** WHAT YOU ARE ASKED TO DO **
Retype each line of the listing. Do not alter anything.

** EXTRACTED INFORMATION **
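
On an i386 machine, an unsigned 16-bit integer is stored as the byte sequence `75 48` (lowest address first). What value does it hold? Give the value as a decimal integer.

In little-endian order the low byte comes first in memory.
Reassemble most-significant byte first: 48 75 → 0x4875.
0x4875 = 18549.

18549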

** RESULT OF THE EXERCISE **
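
On an i386 machine, an unsigned 16-bit integer is stored as the byte sequence `75 48` (lowest address first). What value does it hold? Give the value as a decimal integer.

In little-endian order the low byte comes first in memory.
Reassemble most-significant byte first: 48 75 → 0x4875.
0x4875 = 18549.

18549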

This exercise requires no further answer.